● Problem to work on
Beginning with the line that has "φ(x) = sin(nπx/L)", reproduce each remaining line of the data exactly, down to and including the last.

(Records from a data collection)
---

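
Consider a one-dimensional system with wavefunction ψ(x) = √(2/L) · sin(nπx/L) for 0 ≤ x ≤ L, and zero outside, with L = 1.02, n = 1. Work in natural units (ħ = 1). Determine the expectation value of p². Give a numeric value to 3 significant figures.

p² ψ = −ħ² d²ψ/dx²; ⟨p²⟩ = −ħ² ∫ ψ*·ψ'' dx.
d/dx sin(nπx/L) = (nπ/L)·cos(nπx/L) and d²/dx² sin(nπx/L) = −(nπ/L)²·sin(nπx/L); on 0 ≤ x ≤ L, ∫sin²(nπx/L) dx = L/2 and ∫sin(nπx/L)·cos(nπx/L) dx = 0.
⟨p²⟩ = 9.4864.

9.49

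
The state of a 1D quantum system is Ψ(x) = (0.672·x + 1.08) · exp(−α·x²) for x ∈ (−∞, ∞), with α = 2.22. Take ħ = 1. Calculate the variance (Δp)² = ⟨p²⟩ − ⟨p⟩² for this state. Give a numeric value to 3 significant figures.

Compute ⟨p⟩ and ⟨p²⟩ separately; (Δp)² = ⟨p²⟩ − ⟨p⟩².
Expand each integrand as polynomial × e^(−2αx²) and use ∫x^(2j)·e^(−2αx²) dx = (2j−1)!!/(4α)^j · √(π/(2α)), odd powers → 0; here √(π/(2α)) = 0.84117. Differentiate with the product rule, d/dx e^(−αx²) = −2αx·e^(−αx²).
Normalization: ∫|Ψ|² dx = 1.0239.
⟨p⟩ = 0.0000 and ⟨p²⟩ = 2.4055.
(Δp)² = 2.4055 − (0.0000)² = 2.4055.

2.41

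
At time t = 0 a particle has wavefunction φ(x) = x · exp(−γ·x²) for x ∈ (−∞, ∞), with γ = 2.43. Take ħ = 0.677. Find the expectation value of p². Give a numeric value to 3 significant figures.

p² φ = −ħ² d²φ/dx²; ⟨p²⟩ = −ħ² ∫ φ*·φ'' dx / ∫|φ|² dx.
Expand each integrand as polynomial × e^(−2γx²) and use ∫x^(2j)·e^(−2γx²) dx = (2j−1)!!/(4γ)^j · √(π/(2γ)), odd powers → 0; here √(π/(2γ)) = 0.80400. Differentiate with the product rule, d/dx e^(−γx²) = −2γx·e^(−γx²).
State is unnormalized: ∫|φ|² dx = 0.082716, and ∫φ*·(−ħ² φ'') dx = 0.27637, so ⟨p²⟩ = 0.27637 / 0.082716.
⟨p²⟩ = 3.3412.

3.34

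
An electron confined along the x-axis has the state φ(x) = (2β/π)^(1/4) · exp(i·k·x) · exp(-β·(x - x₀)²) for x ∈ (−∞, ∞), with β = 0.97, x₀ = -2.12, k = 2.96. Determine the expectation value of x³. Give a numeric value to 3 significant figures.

-11.2

⟨x³⟩ = ∫ x³·|φ|² dx (integrals over the domain).
Gaussian moments (u = x − x₀): ∫u^(2j)·e^(−2βu²) du = (2j−1)!!/(4β)^j · √(π/(2β)), odd powers integrate to 0; here √(π/(2β)) = 1.2725.
⟨x³⟩ = -11.167.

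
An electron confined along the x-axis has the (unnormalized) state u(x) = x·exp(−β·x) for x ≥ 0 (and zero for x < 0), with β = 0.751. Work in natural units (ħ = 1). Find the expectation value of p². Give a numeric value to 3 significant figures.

0.564

p² u = −ħ² d²u/dx²; ⟨p²⟩ = −ħ² ∫ u*·u'' dx / ∫|u|² dx.
Differentiate x·exp(−β·x) with the product rule; every integrand then reduces to terms xʲ·e^(−2βx) on [0, ∞), with ∫₀^∞ xʲ·e^(−2βx) dx = j!/(2β)^(j+1).
State is unnormalized: ∫|u|² dx = 0.59023, and ∫u*·(−ħ² u'') dx = 0.33289, so ⟨p²⟩ = 0.33289 / 0.59023.
⟨p²⟩ = 0.56400.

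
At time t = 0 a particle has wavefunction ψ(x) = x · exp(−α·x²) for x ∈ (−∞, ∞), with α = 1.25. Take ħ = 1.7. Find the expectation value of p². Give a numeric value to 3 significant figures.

p² ψ = −ħ² d²ψ/dx²; ⟨p²⟩ = −ħ² ∫ ψ*·ψ'' dx / ∫|ψ|² dx.
Expand each integrand as polynomial × e^(−2αx²) and use ∫x^(2j)·e^(−2αx²) dx = (2j−1)!!/(4α)^j · √(π/(2α)), odd powers → 0; here √(π/(2α)) = 1.1210. Differentiate with the product rule, d/dx e^(−αx²) = −2αx·e^(−αx²).
State is unnormalized: ∫|ψ|² dx = 0.22420, and ∫ψ*·(−ħ² ψ'') dx = 2.4298, so ⟨p²⟩ = 2.4298 / 0.22420.
⟨p²⟩ = 10.838.

10.8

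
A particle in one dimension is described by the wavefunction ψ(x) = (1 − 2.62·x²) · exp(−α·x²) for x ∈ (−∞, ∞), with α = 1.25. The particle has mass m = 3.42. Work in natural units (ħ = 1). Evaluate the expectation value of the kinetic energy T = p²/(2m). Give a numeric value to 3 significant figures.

T = −(ħ²/2m) d²/dx², so ⟨T⟩ = −(ħ²/2m) ∫ ψ*·ψ'' dx / ∫|ψ|² dx; with m = 3.42.
Expand each integrand as polynomial × e^(−2αx²) and use ∫x^(2j)·e^(−2αx²) dx = (2j−1)!!/(4α)^j · √(π/(2α)), odd powers → 0; here √(π/(2α)) = 1.1210. Differentiate with the product rule, d/dx e^(−αx²) = −2αx·e^(−αx²).
State is unnormalized: ∫|ψ|² dx = 0.86959, and ∫ψ*·(−ħ²/2m · ψ'') dx = 0.81330, so ⟨T⟩ = 0.81330 / 0.86959.
⟨T⟩ = 0.93527.

0.935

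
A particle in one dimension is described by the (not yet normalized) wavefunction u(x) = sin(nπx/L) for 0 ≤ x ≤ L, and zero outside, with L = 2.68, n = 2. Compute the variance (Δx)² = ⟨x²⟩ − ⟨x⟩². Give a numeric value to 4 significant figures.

Compute ⟨x⟩ and ⟨x²⟩ separately, then (Δx)² = ⟨x²⟩ − ⟨x⟩².
With sin²θ = (1 − cos2θ)/2 on 0 ≤ x ≤ L: ∫sin²(nπx/L) dx = L/2, ∫x·sin²(nπx/L) dx = L²/4, ∫x²·sin²(nπx/L) dx = L³·(1/6 − 1/(4n²π²)); higher powers xᵏ the same way, integrating xᵏ·cos(2nπx/L) by parts.
Normalization: ∫|u|² dx = 1.3400.
⟨x⟩ = 1.3400 and ⟨x²⟩ = 2.3032.
(Δx)² = 2.3032 − (1.3400)² = 0.50757.

0.5076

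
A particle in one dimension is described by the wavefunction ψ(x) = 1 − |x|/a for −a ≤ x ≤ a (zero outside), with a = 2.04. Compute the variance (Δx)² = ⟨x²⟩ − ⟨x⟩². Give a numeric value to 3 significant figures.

0.416

Compute ⟨x⟩ and ⟨x²⟩ separately, then (Δx)² = ⟨x²⟩ − ⟨x⟩².
ψ is even, so ∫ over [−a, a] = 2∫₀ᵃ with ψ = 1 − x/a there: ∫₀ᵃ (1 − x/a)² dx = a/3, ∫₀ᵃ x²(1 − x/a)² dx = a³/30, ∫₀ᵃ x⁴(1 − x/a)² dx = a⁵/105.
Normalization: ∫|ψ|² dx = 1.3600.
⟨x⟩ = 0.0000 and ⟨x²⟩ = 0.41616.
(Δx)² = 0.41616 − (0.0000)² = 0.41616.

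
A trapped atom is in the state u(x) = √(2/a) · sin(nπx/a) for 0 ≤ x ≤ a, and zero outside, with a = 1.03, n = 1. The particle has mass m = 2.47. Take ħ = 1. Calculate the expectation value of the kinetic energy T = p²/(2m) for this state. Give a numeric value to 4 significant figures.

T = −(ħ²/2m) d²/dx², so ⟨T⟩ = −(ħ²/2m) ∫ u*·u'' dx; with m = 2.47.
d/dx sin(nπx/a) = (nπ/a)·cos(nπx/a) and d²/dx² sin(nπx/a) = −(nπ/a)²·sin(nπx/a); on 0 ≤ x ≤ a, ∫sin²(nπx/a) dx = a/2 and ∫sin(nπx/a)·cos(nπx/a) dx = 0.
⟨T⟩ = 1.8832.

1.883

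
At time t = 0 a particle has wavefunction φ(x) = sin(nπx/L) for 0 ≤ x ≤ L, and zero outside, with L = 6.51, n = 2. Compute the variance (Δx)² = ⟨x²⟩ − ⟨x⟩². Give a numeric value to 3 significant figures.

Compute ⟨x⟩ and ⟨x²⟩ separately, then (Δx)² = ⟨x²⟩ − ⟨x⟩².
With sin²θ = (1 − cos2θ)/2 on 0 ≤ x ≤ L: ∫sin²(nπx/L) dx = L/2, ∫x·sin²(nπx/L) dx = L²/4, ∫x²·sin²(nπx/L) dx = L³·(1/6 − 1/(4n²π²)); higher powers xᵏ the same way, integrating xᵏ·cos(2nπx/L) by parts.
Normalization: ∫|φ|² dx = 3.2550.
⟨x⟩ = 3.2550 and ⟨x²⟩ = 13.590.
(Δx)² = 13.590 − (3.2550)² = 2.9949.

2.99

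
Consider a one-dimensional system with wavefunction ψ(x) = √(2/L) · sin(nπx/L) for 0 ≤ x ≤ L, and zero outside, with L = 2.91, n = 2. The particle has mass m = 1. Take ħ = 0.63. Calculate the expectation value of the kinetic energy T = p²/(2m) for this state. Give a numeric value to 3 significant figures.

T = −(ħ²/2m) d²/dx², so ⟨T⟩ = −(ħ²/2m) ∫ ψ*·ψ'' dx; with m = 1.
d/dx sin(nπx/L) = (nπ/L)·cos(nπx/L) and d²/dx² sin(nπx/L) = −(nπ/L)²·sin(nπx/L); on 0 ≤ x ≤ L, ∫sin²(nπx/L) dx = L/2 and ∫sin(nπx/L)·cos(nπx/L) dx = 0.
⟨T⟩ = 0.92518.

0.925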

---

● Written response
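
At time t = 0 a particle has wavefunction φ(x) = sin(nπx/L) for 0 ≤ x ≤ L, and zero outside, with L = 6.51, n = 2. Compute the variance (Δx)² = ⟨x²⟩ − ⟨x⟩². Give a numeric value to 3 significant figures.

Compute ⟨x⟩ and ⟨x²⟩ separately, then (Δx)² = ⟨x²⟩ − ⟨x⟩².
With sin²θ = (1 − cos2θ)/2 on 0 ≤ x ≤ L: ∫sin²(nπx/L) dx = L/2, ∫x·sin²(nπx/L) dx = L²/4, ∫x²·sin²(nπx/L) dx = L³·(1/6 − 1/(4n²π²)); higher powers xᵏ the same way, integrating xᵏ·cos(2nπx/L) by parts.
Normalization: ∫|φ|² dx = 3.2550.
⟨x⟩ = 3.2550 and ⟨x²⟩ = 13.590.
(Δx)² = 13.590 − (3.2550)² = 2.9949.

2.99

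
Consider a one-dimensional system with wavefunction ψ(x) = √(2/L) · sin(nπx/L) for 0 ≤ x ≤ L, and zero outside, with L = 2.91, n = 2. The particle has mass m = 1. Take ħ = 0.63. Calculate the expectation value of the kinetic energy T = p²/(2m) for this state. Give a numeric value to 3 significant figures.

T = −(ħ²/2m) d²/dx², so ⟨T⟩ = −(ħ²/2m) ∫ ψ*·ψ'' dx; with m = 1.
d/dx sin(nπx/L) = (nπ/L)·cos(nπx/L) and d²/dx² sin(nπx/L) = −(nπ/L)²·sin(nπx/L); on 0 ≤ x ≤ L, ∫sin²(nπx/L) dx = L/2 and ∫sin(nπx/L)·cos(nπx/L) dx = 0.
⟨T⟩ = 0.92518.

0.925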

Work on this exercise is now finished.